TASK TO CARRY OUT: Within the data below, how many lines contain "ranking"? Reply with the number only.

SOURCE INFORMATION:
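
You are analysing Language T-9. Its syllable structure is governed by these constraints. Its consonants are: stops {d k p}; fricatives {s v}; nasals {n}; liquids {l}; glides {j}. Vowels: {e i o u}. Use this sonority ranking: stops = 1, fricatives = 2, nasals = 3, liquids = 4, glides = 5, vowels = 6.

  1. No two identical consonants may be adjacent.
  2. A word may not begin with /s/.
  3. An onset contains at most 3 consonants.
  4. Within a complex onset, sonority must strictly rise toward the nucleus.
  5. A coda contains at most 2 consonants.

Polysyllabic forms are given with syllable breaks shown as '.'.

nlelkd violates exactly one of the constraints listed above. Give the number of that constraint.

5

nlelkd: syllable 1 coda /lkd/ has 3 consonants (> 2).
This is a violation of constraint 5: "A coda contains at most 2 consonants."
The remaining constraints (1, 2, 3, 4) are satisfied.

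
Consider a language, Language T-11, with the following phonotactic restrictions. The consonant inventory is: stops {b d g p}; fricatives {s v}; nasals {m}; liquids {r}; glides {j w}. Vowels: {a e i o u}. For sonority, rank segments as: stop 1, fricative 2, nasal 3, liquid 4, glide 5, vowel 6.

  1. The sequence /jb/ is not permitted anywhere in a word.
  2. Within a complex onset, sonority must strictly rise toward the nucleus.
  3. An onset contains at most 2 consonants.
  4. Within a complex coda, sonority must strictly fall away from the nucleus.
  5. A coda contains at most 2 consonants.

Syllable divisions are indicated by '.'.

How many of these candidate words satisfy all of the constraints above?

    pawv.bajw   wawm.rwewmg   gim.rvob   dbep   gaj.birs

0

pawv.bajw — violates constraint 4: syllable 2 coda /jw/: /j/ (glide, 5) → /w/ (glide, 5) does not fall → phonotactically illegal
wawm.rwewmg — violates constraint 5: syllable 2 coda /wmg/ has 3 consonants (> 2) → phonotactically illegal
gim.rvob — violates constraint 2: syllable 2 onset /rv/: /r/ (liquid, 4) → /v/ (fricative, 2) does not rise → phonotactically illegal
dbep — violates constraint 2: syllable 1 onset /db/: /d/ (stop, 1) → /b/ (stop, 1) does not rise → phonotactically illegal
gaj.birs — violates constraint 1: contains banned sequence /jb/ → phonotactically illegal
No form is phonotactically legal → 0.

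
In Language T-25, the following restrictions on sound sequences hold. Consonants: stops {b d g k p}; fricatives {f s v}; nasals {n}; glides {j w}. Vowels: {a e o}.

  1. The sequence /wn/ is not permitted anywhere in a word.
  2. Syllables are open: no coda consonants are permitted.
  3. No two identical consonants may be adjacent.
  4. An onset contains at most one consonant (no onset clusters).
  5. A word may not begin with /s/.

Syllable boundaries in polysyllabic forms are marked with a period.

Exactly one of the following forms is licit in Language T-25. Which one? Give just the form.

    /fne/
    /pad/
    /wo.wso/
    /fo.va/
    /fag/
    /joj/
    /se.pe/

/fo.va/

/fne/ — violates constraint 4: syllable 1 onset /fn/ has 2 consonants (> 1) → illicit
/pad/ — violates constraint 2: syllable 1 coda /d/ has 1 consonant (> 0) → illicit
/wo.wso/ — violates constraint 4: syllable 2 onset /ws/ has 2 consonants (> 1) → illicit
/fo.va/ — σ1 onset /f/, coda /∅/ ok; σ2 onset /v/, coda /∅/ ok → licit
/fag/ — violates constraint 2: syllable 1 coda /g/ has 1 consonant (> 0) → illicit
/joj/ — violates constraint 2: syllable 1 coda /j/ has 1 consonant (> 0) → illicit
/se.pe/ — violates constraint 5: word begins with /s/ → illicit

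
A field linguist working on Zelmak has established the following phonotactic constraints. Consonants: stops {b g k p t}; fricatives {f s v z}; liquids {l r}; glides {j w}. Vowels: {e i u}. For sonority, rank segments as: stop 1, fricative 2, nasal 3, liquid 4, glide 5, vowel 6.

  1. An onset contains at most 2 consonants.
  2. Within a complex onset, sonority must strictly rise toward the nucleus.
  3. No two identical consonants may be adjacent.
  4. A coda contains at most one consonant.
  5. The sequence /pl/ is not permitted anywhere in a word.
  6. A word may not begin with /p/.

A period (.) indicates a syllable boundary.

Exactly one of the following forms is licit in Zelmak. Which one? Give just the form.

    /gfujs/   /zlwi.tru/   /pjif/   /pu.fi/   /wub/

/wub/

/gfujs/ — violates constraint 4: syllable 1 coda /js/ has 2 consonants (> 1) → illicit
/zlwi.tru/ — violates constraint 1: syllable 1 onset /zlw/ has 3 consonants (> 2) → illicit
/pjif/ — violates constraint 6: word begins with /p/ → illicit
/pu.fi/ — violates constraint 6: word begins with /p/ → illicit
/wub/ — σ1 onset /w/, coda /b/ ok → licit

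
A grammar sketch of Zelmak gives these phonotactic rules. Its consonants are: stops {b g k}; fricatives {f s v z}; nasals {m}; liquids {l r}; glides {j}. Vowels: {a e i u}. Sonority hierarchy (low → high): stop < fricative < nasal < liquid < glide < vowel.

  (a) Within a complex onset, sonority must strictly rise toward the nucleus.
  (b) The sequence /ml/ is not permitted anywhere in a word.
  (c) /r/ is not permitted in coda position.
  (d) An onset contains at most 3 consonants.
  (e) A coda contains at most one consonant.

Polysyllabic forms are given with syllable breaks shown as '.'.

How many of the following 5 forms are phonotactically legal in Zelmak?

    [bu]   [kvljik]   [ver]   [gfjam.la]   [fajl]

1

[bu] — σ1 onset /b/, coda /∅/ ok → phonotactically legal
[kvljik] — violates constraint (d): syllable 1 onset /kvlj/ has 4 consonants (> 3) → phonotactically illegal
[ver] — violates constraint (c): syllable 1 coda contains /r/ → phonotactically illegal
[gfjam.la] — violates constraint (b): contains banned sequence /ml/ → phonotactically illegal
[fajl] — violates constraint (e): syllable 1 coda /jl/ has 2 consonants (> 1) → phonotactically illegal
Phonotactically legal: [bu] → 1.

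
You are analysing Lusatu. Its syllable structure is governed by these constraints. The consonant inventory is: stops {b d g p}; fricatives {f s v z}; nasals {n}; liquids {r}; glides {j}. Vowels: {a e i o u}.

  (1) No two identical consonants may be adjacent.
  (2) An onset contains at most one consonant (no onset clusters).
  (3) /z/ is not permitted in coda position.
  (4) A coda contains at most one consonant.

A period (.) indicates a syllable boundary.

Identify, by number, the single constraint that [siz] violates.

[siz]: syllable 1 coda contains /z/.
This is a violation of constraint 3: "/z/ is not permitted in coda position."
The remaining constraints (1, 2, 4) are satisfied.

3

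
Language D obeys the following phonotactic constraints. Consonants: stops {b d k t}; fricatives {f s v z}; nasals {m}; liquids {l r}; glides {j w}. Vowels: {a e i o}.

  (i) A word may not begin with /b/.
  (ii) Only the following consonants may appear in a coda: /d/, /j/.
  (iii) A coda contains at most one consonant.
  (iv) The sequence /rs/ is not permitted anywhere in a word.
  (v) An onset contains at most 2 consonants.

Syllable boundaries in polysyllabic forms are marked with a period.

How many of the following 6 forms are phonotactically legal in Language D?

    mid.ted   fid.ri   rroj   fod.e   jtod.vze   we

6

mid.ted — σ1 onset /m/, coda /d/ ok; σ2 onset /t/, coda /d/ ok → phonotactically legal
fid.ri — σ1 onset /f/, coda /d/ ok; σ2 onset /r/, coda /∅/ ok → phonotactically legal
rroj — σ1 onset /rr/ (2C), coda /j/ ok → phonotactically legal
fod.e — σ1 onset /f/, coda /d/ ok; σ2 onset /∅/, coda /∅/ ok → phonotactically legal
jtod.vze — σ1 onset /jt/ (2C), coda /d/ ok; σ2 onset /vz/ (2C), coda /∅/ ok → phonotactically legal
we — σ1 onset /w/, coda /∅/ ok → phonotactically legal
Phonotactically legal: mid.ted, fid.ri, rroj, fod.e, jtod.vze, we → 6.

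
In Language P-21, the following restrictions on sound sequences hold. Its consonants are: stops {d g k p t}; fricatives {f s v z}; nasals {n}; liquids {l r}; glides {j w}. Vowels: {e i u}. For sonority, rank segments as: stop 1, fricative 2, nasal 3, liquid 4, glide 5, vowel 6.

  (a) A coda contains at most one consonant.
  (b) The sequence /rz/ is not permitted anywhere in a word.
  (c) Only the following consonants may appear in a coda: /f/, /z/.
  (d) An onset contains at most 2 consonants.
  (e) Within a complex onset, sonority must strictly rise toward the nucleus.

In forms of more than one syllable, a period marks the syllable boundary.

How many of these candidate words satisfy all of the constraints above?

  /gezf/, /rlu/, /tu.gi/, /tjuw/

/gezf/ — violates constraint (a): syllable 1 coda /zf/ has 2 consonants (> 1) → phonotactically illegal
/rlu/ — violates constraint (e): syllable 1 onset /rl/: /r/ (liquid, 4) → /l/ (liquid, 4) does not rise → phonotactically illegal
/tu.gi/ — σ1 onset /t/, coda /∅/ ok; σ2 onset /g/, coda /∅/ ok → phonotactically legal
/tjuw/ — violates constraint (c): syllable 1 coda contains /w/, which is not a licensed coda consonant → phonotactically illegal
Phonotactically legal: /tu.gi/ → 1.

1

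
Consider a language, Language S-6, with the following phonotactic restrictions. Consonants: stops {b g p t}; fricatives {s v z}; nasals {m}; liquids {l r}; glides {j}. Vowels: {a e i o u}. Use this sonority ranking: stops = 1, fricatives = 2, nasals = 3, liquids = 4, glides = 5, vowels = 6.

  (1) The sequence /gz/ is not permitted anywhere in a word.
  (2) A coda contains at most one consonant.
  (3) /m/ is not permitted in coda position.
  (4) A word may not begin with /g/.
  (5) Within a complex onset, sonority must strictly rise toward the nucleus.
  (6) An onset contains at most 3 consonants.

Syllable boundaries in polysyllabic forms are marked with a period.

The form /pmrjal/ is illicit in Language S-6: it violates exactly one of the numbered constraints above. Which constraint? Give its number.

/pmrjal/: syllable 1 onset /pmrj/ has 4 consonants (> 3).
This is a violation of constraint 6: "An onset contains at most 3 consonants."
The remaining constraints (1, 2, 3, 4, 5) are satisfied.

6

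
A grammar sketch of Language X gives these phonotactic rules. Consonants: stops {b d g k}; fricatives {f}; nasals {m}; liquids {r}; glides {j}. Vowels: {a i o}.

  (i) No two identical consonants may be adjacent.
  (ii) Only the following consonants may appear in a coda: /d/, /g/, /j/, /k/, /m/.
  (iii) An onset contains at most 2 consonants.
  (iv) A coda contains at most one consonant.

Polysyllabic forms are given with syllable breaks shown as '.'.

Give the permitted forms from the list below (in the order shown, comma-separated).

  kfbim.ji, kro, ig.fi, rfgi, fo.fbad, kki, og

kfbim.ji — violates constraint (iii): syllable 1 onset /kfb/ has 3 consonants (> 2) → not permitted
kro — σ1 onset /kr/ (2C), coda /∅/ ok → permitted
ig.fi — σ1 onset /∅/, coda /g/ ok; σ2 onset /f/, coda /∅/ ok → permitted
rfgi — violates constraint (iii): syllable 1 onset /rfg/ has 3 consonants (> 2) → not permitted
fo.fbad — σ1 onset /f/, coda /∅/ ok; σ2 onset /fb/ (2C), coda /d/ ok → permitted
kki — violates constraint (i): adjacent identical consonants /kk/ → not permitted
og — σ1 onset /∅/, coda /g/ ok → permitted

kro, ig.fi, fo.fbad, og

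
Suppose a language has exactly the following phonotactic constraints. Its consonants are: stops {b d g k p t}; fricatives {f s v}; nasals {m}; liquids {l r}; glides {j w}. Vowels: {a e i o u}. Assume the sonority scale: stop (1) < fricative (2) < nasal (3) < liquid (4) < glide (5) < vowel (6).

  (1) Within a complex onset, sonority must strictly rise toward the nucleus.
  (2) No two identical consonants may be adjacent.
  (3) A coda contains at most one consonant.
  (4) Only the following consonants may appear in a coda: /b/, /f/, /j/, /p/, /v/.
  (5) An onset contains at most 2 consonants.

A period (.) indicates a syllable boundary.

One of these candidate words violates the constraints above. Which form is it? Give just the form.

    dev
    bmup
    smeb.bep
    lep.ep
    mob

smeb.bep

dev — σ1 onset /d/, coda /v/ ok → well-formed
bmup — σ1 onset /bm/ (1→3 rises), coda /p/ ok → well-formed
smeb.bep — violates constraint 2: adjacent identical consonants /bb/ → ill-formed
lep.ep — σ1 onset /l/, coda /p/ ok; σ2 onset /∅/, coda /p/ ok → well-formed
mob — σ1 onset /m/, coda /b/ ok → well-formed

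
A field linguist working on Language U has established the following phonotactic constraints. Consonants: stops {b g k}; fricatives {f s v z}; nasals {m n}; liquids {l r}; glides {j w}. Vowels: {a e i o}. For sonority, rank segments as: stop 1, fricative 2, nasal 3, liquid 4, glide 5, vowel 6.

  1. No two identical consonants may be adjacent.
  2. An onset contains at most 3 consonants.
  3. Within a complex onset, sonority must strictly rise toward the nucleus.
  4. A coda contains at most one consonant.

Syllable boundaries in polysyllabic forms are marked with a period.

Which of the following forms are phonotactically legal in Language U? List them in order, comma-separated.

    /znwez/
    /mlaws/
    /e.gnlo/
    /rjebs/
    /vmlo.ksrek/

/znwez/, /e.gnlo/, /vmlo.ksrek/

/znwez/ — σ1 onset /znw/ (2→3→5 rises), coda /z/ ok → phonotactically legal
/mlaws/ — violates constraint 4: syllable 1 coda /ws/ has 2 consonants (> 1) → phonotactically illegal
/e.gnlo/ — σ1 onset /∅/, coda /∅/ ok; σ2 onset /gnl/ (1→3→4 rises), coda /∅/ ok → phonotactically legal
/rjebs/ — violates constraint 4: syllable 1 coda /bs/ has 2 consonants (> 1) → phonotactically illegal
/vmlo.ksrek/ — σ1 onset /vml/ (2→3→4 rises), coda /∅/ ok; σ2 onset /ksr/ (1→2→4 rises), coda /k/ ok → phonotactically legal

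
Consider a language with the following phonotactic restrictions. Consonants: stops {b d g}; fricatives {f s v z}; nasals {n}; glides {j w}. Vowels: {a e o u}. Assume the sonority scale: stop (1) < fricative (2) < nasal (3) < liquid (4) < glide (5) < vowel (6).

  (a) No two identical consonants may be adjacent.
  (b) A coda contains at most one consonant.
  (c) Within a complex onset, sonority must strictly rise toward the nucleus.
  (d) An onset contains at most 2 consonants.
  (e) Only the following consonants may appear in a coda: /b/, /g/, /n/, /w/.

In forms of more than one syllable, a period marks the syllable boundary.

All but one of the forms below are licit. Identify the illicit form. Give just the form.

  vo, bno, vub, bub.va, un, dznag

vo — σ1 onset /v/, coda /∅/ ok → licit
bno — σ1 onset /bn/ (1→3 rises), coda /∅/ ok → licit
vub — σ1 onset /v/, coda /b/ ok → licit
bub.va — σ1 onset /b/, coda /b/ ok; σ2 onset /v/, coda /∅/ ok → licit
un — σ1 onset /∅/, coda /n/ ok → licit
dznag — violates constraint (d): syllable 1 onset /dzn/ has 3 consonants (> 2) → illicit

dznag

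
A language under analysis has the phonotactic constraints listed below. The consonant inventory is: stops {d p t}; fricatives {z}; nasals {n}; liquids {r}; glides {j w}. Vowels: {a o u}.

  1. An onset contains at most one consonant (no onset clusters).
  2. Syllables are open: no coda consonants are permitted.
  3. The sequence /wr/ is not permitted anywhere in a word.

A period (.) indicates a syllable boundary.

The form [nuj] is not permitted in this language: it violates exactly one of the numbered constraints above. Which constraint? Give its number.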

EXPECTED ANSWER: 2